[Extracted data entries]
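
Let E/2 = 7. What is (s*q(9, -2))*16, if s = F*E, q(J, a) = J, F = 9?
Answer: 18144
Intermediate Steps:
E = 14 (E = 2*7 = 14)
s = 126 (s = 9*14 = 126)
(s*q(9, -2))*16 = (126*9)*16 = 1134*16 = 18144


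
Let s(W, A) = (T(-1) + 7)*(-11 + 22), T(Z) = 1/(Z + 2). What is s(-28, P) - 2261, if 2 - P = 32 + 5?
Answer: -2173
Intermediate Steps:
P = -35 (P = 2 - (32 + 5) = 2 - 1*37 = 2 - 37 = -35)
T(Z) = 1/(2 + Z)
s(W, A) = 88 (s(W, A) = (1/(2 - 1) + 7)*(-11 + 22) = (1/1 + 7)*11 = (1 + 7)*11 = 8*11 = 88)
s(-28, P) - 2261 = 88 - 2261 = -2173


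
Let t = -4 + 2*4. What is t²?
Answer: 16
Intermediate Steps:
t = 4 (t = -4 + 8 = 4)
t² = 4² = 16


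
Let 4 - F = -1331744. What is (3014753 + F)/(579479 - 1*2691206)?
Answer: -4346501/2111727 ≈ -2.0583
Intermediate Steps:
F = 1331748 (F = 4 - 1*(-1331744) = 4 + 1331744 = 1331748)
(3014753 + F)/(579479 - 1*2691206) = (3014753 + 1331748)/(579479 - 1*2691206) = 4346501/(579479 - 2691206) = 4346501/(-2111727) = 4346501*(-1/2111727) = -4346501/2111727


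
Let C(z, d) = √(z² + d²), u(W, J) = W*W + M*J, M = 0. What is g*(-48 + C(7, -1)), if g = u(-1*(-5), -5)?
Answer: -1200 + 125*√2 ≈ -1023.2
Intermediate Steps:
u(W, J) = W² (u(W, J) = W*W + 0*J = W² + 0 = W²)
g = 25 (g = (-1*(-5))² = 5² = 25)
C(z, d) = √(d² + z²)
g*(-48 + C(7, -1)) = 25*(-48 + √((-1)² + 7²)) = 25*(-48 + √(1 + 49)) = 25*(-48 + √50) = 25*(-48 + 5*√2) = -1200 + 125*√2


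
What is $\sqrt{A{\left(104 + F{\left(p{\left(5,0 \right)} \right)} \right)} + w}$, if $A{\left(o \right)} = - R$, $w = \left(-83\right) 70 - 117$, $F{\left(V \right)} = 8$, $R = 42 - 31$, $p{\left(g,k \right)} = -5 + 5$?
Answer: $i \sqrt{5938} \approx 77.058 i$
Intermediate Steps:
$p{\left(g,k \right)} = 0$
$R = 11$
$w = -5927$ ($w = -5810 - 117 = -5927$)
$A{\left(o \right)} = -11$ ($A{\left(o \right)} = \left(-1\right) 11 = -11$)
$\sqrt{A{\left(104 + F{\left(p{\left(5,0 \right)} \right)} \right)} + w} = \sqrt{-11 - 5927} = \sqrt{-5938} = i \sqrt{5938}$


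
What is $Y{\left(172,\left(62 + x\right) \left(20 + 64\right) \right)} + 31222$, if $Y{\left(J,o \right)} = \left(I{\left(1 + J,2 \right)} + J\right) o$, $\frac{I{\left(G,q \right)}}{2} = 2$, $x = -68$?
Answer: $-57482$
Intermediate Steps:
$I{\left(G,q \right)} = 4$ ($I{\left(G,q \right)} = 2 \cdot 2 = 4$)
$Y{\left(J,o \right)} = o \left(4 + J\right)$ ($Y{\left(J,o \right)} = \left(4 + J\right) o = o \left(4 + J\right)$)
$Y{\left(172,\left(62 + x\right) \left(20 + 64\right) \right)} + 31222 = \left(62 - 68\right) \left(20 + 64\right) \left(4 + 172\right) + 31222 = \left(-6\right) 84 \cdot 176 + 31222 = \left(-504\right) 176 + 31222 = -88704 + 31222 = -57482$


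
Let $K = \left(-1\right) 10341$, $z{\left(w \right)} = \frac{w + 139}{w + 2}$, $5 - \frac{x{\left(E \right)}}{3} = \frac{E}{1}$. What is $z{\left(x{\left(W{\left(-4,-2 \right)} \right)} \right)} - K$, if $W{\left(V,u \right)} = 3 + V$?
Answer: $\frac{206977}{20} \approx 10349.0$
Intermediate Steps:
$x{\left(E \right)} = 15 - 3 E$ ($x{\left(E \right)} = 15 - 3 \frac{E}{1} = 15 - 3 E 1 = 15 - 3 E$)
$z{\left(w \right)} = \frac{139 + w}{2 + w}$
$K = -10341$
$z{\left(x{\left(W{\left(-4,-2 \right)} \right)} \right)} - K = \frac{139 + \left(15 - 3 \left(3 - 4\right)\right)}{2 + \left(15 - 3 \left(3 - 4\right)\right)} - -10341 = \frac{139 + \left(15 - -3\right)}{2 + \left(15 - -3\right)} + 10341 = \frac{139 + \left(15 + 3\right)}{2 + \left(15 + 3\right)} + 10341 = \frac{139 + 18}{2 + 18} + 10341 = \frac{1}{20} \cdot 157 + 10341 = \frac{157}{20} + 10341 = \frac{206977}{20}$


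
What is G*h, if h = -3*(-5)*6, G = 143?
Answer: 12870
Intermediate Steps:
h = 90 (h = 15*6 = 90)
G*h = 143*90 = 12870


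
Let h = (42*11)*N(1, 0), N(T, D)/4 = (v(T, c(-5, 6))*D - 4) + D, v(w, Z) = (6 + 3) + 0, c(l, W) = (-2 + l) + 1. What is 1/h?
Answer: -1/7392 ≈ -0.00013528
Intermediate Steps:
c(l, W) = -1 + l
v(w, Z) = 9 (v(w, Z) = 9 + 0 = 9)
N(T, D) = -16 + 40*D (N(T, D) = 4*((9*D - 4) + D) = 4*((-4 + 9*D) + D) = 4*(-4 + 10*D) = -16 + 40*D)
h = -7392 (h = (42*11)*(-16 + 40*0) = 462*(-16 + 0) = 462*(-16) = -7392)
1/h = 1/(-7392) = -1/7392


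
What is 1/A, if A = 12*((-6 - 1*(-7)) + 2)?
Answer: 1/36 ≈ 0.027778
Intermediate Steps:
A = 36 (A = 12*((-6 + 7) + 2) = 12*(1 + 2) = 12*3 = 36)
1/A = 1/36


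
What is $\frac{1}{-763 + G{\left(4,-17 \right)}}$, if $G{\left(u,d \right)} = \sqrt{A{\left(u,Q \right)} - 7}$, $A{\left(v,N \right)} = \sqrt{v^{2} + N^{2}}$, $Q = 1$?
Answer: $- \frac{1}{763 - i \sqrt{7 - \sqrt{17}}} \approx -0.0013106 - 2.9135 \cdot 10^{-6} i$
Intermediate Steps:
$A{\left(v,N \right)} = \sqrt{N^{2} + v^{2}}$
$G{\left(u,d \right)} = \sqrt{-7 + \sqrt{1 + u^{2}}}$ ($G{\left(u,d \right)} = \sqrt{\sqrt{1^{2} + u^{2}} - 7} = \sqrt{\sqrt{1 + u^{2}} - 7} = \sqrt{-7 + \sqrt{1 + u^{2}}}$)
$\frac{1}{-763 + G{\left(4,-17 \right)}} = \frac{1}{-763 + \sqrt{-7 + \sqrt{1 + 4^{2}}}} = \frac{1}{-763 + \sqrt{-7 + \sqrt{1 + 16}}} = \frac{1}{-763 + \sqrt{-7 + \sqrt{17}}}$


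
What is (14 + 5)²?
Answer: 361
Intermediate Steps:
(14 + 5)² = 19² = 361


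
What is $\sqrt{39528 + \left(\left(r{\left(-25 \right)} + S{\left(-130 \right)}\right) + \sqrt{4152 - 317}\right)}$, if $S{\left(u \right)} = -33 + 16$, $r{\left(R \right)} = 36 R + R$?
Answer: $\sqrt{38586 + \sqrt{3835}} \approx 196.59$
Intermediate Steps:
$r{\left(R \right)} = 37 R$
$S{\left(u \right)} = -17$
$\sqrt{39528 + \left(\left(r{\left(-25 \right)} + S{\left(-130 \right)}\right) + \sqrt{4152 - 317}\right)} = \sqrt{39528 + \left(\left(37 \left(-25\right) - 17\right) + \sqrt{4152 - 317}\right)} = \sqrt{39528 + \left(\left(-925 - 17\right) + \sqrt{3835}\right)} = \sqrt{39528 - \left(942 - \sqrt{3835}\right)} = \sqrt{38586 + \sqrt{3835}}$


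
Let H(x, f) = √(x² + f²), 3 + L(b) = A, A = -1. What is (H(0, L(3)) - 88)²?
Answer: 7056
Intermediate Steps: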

TASK DETAILS: Only the lines above starting at the one containing "What is G*h, if h = -3*(-5)*6, G = 143?" and ending at the one containing "Answer: -1/7392 ≈ -0.00013528", both included, are to be returned, exactly as they read.

EXERCISE RESPONSE:
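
What is G*h, if h = -3*(-5)*6, G = 143?
Answer: 12870
Intermediate Steps:
h = 90 (h = 15*6 = 90)
G*h = 143*90 = 12870


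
Let h = (42*11)*N(1, 0), N(T, D)/4 = (v(T, c(-5, 6))*D - 4) + D, v(w, Z) = (6 + 3) + 0, c(l, W) = (-2 + l) + 1. What is 1/h?
Answer: -1/7392 ≈ -0.00013528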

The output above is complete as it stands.